Collected data entries
------------------------------------------------------------

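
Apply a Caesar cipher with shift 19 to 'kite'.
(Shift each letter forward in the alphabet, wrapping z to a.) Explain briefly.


Shift each letter by 19: k -> d, i -> b, t -> m, e -> x. Result: 'dbmx'.

dbmx


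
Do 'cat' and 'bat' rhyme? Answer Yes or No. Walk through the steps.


Rime (stressed vowel + following sounds) of 'cat': -at = /æt/
Rime of 'bat': -at = /æt/
/æt/ and /æt/ are the same ending sound, so the words rhyme.

Yes


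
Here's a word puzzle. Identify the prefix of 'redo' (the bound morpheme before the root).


The word 'redo' = 're' (prefix) + 'do' (root). The prefix is 're'.

re


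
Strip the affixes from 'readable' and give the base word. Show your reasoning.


Remove suffix '-able' from 'readable' to get root 'read'.

read


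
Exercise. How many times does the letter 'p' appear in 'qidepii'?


Letter 'p' in 'qidepii': found at position(s) 5 = 1 occurrence(s).

1


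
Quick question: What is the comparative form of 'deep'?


Apply comparative formation (add -er): 'deep' -> 'deeper'.

deeper


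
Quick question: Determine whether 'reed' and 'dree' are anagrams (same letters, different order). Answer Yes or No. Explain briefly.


Sorted letters of 'reed': 'deer'
Sorted letters of 'dree': 'deer'
They match.

Yes


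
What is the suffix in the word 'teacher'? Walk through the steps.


The word 'teacher' = 'teach' (root) + '-er' (suffix). The suffix is '-er'.

er


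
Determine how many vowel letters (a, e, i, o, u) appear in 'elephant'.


Vowels in 'elephant': e, e, a = 3 vowels.

3


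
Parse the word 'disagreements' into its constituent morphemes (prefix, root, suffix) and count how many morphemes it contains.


Step 1: Identify prefix: 'dis' (meaning: not/apart)
Step 2: Identify root: 'agree'
Step 3: Identify suffix(es): 'ment, s'
Decomposition: dis- (prefix: not/apart) + agree (root) + -ment (suffix: action/result) + -s (plural)
Total morphemes: 4

4 morphemes (dis- (prefix: not/apart) + agree (root) + -ment (suffix: action/result) + -s (plural))


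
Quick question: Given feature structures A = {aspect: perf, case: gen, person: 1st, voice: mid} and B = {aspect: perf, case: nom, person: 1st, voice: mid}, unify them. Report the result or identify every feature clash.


Compare features:
aspect: A=perf vs B=perf -> unified: perf
case: A=gen vs B=nom -> CLASH
person: A=1st vs B=1st -> unified: 1st
voice: A=mid vs B=mid -> unified: mid
Clash detected on feature 'case' (gen vs nom); unification fails.

CLASH on 'case' (gen vs nom)


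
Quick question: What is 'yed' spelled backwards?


Reverse 'yed' character by character: 'dey'.

dey


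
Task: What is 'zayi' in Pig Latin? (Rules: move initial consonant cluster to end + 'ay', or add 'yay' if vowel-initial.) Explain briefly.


'zayi': move consonant cluster 'z' to end and add 'ay': 'ayizay'.

ayizay


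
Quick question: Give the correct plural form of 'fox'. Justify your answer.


Apply rule: Add -es (sibilant/fricative ending). 'fox' becomes 'foxes'.

foxes


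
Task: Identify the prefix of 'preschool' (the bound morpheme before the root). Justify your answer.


The word 'preschool' = 'pre' (prefix) + 'school' (root). The prefix is 'pre'.

pre


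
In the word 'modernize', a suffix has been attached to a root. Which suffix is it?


The word 'modernize' = 'modern' (root) + '-ize' (suffix). The suffix is '-ize'.

ize


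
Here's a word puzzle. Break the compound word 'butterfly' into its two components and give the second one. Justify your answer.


Split 'butterfly' into 'butter' + 'fly'. The second part is 'fly'.

fly


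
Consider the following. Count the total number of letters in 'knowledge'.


Spell out 'knowledge' and number each letter: k(1), n(2), o(3), w(4), l(5), e(6), d(7), g(8), e(9). Total: 9 letters.

9


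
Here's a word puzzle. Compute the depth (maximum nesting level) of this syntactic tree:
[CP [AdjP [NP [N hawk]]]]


Count bracket nesting levels:
'[' at pos 0: depth = 1
'[' at pos 4: depth = 2
'[' at pos 10: depth = 3
'[' at pos 14: depth = 4
Maximum depth reached: 4

4


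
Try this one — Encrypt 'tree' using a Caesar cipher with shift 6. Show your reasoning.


Shift each letter by 6: t -> z, r -> x, e -> k, e -> k. Result: 'zxkk'.

zxkk


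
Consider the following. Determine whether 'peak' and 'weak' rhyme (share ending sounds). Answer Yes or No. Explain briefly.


Rime (stressed vowel + following sounds) of 'peak': -eak = /iːk/
Rime of 'weak': -eak = /iːk/
/iːk/ and /iːk/ are the same ending sound, so the words rhyme.

Yes


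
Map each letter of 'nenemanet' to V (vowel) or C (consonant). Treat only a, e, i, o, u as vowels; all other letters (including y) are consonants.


Letter mapping: n = C, e = V, n = C, e = V, m = C, a = V, n = C, e = V, t = C.

CVCVCVCVC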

------------------------------------------------------------

[Exercise objective] Copy the data exactly. Leave nothing out.

[Task solution]
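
Apply a Caesar cipher with shift 19 to 'kite'.
(Shift each letter forward in the alphabet, wrapping z to a.) Explain briefly.


Shift each letter by 19: k -> d, i -> b, t -> m, e -> x. Result: 'dbmx'.

dbmx


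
Do 'cat' and 'bat' rhyme? Answer Yes or No. Walk through the steps.


Rime (stressed vowel + following sounds) of 'cat': -at = /æt/
Rime of 'bat': -at = /æt/
/æt/ and /æt/ are the same ending sound, so the words rhyme.

Yes


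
Here's a word puzzle. Identify the prefix of 'redo' (the bound morpheme before the root).


The word 'redo' = 're' (prefix) + 'do' (root). The prefix is 're'.

re


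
Strip the affixes from 'readable' and give the base word. Show your reasoning.


Remove suffix '-able' from 'readable' to get root 'read'.

read


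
Exercise. How many times does the letter 'p' appear in 'qidepii'?


Letter 'p' in 'qidepii': found at position(s) 5 = 1 occurrence(s).

1


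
Quick question: What is the comparative form of 'deep'?


Apply comparative formation (add -er): 'deep' -> 'deeper'.

deeper


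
Quick question: Determine whether 'reed' and 'dree' are anagrams (same letters, different order). Answer Yes or No. Explain briefly.


Sorted letters of 'reed': 'deer'
Sorted letters of 'dree': 'deer'
They match.

Yes


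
What is the suffix in the word 'teacher'? Walk through the steps.


The word 'teacher' = 'teach' (root) + '-er' (suffix). The suffix is '-er'.

er


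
Determine how many vowel letters (a, e, i, o, u) appear in 'elephant'.


Vowels in 'elephant': e, e, a = 3 vowels.

3


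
Parse the word 'disagreements' into its constituent morphemes (prefix, root, suffix) and count how many morphemes it contains.


Step 1: Identify prefix: 'dis' (meaning: not/apart)
Step 2: Identify root: 'agree'
Step 3: Identify suffix(es): 'ment, s'
Decomposition: dis- (prefix: not/apart) + agree (root) + -ment (suffix: action/result) + -s (plural)
Total morphemes: 4

4 morphemes (dis- (prefix: not/apart) + agree (root) + -ment (suffix: action/result) + -s (plural))


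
Quick question: Given feature structures A = {aspect: perf, case: gen, person: 1st, voice: mid} and B = {aspect: perf, case: nom, person: 1st, voice: mid}, unify them. Report the result or identify every feature clash.


Compare features:
aspect: A=perf vs B=perf -> unified: perf
case: A=gen vs B=nom -> CLASH
person: A=1st vs B=1st -> unified: 1st
voice: A=mid vs B=mid -> unified: mid
Clash detected on feature 'case' (gen vs nom); unification fails.

CLASH on 'case' (gen vs nom)


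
Quick question: What is 'yed' spelled backwards?


Reverse 'yed' character by character: 'dey'.

dey


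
Task: What is 'zayi' in Pig Latin? (Rules: move initial consonant cluster to end + 'ay', or add 'yay' if vowel-initial.) Explain briefly.


'zayi': move consonant cluster 'z' to end and add 'ay': 'ayizay'.

ayizay


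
Quick question: Give the correct plural form of 'fox'. Justify your answer.


Apply rule: Add -es (sibilant/fricative ending). 'fox' becomes 'foxes'.

foxes


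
Task: Identify the prefix of 'preschool' (the bound morpheme before the root). Justify your answer.


The word 'preschool' = 'pre' (prefix) + 'school' (root). The prefix is 'pre'.

pre


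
In the word 'modernize', a suffix has been attached to a root. Which suffix is it?


The word 'modernize' = 'modern' (root) + '-ize' (suffix). The suffix is '-ize'.

ize


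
Here's a word puzzle. Break the compound word 'butterfly' into its two components and give the second one. Justify your answer.


Split 'butterfly' into 'butter' + 'fly'. The second part is 'fly'.

fly


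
Consider the following. Count the total number of letters in 'knowledge'.


Spell out 'knowledge' and number each letter: k(1), n(2), o(3), w(4), l(5), e(6), d(7), g(8), e(9). Total: 9 letters.

9


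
Here's a word puzzle. Compute the depth (maximum nesting level) of this syntactic tree:
[CP [AdjP [NP [N hawk]]]]


Count bracket nesting levels:
'[' at pos 0: depth = 1
'[' at pos 4: depth = 2
'[' at pos 10: depth = 3
'[' at pos 14: depth = 4
Maximum depth reached: 4

4


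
Try this one — Encrypt 'tree' using a Caesar cipher with shift 6. Show your reasoning.


Shift each letter by 6: t -> z, r -> x, e -> k, e -> k. Result: 'zxkk'.

zxkk


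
Consider the following. Determine whether 'peak' and 'weak' rhyme (share ending sounds). Answer Yes or No. Explain briefly.


Rime (stressed vowel + following sounds) of 'peak': -eak = /iːk/
Rime of 'weak': -eak = /iːk/
/iːk/ and /iːk/ are the same ending sound, so the words rhyme.

Yes


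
Map each letter of 'nenemanet' to V (vowel) or C (consonant). Treat only a, e, i, o, u as vowels; all other letters (including y) are consonants.


Letter mapping: n = C, e = V, n = C, e = V, m = C, a = V, n = C, e = V, t = C.

CVCVCVCVC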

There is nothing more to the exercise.